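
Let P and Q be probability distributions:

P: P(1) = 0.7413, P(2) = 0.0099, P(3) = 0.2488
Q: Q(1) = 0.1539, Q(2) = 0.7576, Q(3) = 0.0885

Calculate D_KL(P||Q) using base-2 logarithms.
1.9904 bits

D_KL(P||Q) = Σ P(x) log₂(P(x)/Q(x))

Computing term by term:
  P(1)·log₂(P(1)/Q(1)) = 0.7413·log₂(0.7413/0.1539) = 1.68132
  P(2)·log₂(P(2)/Q(2)) = 0.0099·log₂(0.0099/0.7576) = -0.06195
  P(3)·log₂(P(3)/Q(3)) = 0.2488·log₂(0.2488/0.0885) = 0.37102

D_KL(P||Q) = 1.68132 - 0.06195 + 0.37102 = 1.99039 ≈ 1.9904 bits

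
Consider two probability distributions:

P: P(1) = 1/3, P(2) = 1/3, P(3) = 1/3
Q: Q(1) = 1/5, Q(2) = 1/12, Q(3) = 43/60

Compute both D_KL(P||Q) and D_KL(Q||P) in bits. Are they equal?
D_KL(P||Q) = 0.5442 bits, D_KL(Q||P) = 0.4774 bits. No, they are not equal.

D_KL(P||Q) = Σ P(x) log₂(P(x)/Q(x))

Computing term by term:
  P(1)·log₂(P(1)/Q(1)) = (1/3)·log₂((1/3)/(1/5)) = 0.24566
  P(2)·log₂(P(2)/Q(2)) = (1/3)·log₂((1/3)/(1/12)) = 0.66667
  P(3)·log₂(P(3)/Q(3)) = (1/3)·log₂((1/3)/(43/60)) = -0.36811

D_KL(P||Q) = 0.24566 + 0.66667 - 0.36811 = 0.54422 ≈ 0.5442 bits

D_KL(Q||P) = Σ Q(x) log₂(Q(x)/P(x))

Computing term by term:
  Q(1)·log₂(Q(1)/P(1)) = (1/5)·log₂((1/5)/(1/3)) = -0.14739
  Q(2)·log₂(Q(2)/P(2)) = (1/12)·log₂((1/12)/(1/3)) = -0.16667
  Q(3)·log₂(Q(3)/P(3)) = (43/60)·log₂((43/60)/(1/3)) = 0.79144

D_KL(Q||P) = -0.14739 - 0.16667 + 0.79144 = 0.47738 ≈ 0.4774 bits

These are NOT equal (difference: 0.0668 bits). KL divergence is asymmetric: D_KL(P||Q) ≠ D_KL(Q||P) in general.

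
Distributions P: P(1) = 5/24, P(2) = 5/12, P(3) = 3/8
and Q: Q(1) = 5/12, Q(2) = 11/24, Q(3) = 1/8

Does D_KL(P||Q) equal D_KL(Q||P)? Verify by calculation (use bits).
D_KL(P||Q) = 0.3287 bits, D_KL(Q||P) = 0.2816 bits. No — D_KL(P||Q) ≠ D_KL(Q||P) for this pair.

D_KL(P||Q) = Σ P(x) log₂(P(x)/Q(x))

Computing term by term:
  P(1)·log₂(P(1)/Q(1)) = (5/24)·log₂((5/24)/(5/12)) = -0.20833
  P(2)·log₂(P(2)/Q(2)) = (5/12)·log₂((5/12)/(11/24)) = -0.05729
  P(3)·log₂(P(3)/Q(3)) = (3/8)·log₂((3/8)/(1/8)) = 0.59436

D_KL(P||Q) = -0.20833 - 0.05729 + 0.59436 = 0.32874 ≈ 0.3287 bits

D_KL(Q||P) = Σ Q(x) log₂(Q(x)/P(x))

Computing term by term:
  Q(1)·log₂(Q(1)/P(1)) = (5/12)·log₂((5/12)/(5/24)) = 0.41667
  Q(2)·log₂(Q(2)/P(2)) = (11/24)·log₂((11/24)/(5/12)) = 0.06302
  Q(3)·log₂(Q(3)/P(3)) = (1/8)·log₂((1/8)/(3/8)) = -0.19812

D_KL(Q||P) = 0.41667 + 0.06302 - 0.19812 = 0.28157 ≈ 0.2816 bits

These are NOT equal (difference: 0.0471 bits). KL divergence is asymmetric: D_KL(P||Q) ≠ D_KL(Q||P) in general.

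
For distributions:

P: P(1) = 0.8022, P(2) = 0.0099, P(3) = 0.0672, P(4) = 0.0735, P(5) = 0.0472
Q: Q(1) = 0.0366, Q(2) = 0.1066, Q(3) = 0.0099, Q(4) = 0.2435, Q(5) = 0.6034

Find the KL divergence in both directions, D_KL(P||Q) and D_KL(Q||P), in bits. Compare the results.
D_KL(P||Q) = 3.4242 bits, D_KL(Q||P) = 2.8142 bits. D_KL(P||Q) is larger than D_KL(Q||P) by 0.6100 bits; the two directions differ.

D_KL(P||Q) = Σ P(x) log₂(P(x)/Q(x))

Computing term by term:
  P(1)·log₂(P(1)/Q(1)) = 0.8022·log₂(0.8022/0.0366) = 3.57304
  P(2)·log₂(P(2)/Q(2)) = 0.0099·log₂(0.0099/0.1066) = -0.03394
  P(3)·log₂(P(3)/Q(3)) = 0.0672·log₂(0.0672/0.0099) = 0.18567
  P(4)·log₂(P(4)/Q(4)) = 0.0735·log₂(0.0735/0.2435) = -0.12702
  P(5)·log₂(P(5)/Q(5)) = 0.0472·log₂(0.0472/0.6034) = -0.17352

D_KL(P||Q) = 3.57304 - 0.03394 + 0.18567 - 0.12702 - 0.17352 = 3.42423 ≈ 3.4242 bits

D_KL(Q||P) = Σ Q(x) log₂(Q(x)/P(x))

Computing term by term:
  Q(1)·log₂(Q(1)/P(1)) = 0.0366·log₂(0.0366/0.8022) = -0.16302
  Q(2)·log₂(Q(2)/P(2)) = 0.1066·log₂(0.1066/0.0099) = 0.36549
  Q(3)·log₂(Q(3)/P(3)) = 0.0099·log₂(0.0099/0.0672) = -0.02735
  Q(4)·log₂(Q(4)/P(4)) = 0.2435·log₂(0.2435/0.0735) = 0.42079
  Q(5)·log₂(Q(5)/P(5)) = 0.6034·log₂(0.6034/0.0472) = 2.21825

D_KL(Q||P) = -0.16302 + 0.36549 - 0.02735 + 0.42079 + 2.21825 = 2.81416 ≈ 2.8142 bits

These are NOT equal (difference: 0.6100 bits). KL divergence is asymmetric: D_KL(P||Q) ≠ D_KL(Q||P) in general.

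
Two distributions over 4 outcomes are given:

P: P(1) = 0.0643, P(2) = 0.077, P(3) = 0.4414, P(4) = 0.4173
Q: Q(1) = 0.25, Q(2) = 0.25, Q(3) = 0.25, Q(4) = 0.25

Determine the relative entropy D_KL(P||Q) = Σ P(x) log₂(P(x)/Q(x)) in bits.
0.4137 bits

D_KL(P||Q) = Σ P(x) log₂(P(x)/Q(x))

Computing term by term:
  P(1)·log₂(P(1)/Q(1)) = 0.0643·log₂(0.0643/0.25) = -0.12597
  P(2)·log₂(P(2)/Q(2)) = 0.077·log₂(0.077/0.25) = -0.13082
  P(3)·log₂(P(3)/Q(3)) = 0.4414·log₂(0.4414/0.25) = 0.36202
  P(4)·log₂(P(4)/Q(4)) = 0.4173·log₂(0.4173/0.25) = 0.30845

D_KL(P||Q) = -0.12597 - 0.13082 + 0.36202 + 0.30845 = 0.41368 ≈ 0.4137 bits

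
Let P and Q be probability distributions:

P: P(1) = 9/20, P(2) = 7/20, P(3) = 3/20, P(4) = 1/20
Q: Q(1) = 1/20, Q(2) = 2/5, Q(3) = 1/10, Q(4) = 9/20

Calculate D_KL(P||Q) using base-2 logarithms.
1.2883 bits

D_KL(P||Q) = Σ P(x) log₂(P(x)/Q(x))

Computing term by term:
  P(1)·log₂(P(1)/Q(1)) = (9/20)·log₂((9/20)/(1/20)) = 1.42647
  P(2)·log₂(P(2)/Q(2)) = (7/20)·log₂((7/20)/(2/5)) = -0.06743
  P(3)·log₂(P(3)/Q(3)) = (3/20)·log₂((3/20)/(1/10)) = 0.08774
  P(4)·log₂(P(4)/Q(4)) = (1/20)·log₂((1/20)/(9/20)) = -0.15850

D_KL(P||Q) = 1.42647 - 0.06743 + 0.08774 - 0.15850 = 1.28828 ≈ 1.2883 bits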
----
▶ [Instructions for the task]:
Keeping every character as it is, restate the lines above that run from the line with "P: P(1) = 0.0643, P(2)" through the line with "Q: Q(1) = 0.25, Q(2)", both included, and nothing else.

▶ [Problem solution]:
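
P: P(1) = 0.0643, P(2) = 0.077, P(3) = 0.4414, P(4) = 0.4173
Q: Q(1) = 0.25, Q(2) = 0.25, Q(3) = 0.25, Q(4) = 0.25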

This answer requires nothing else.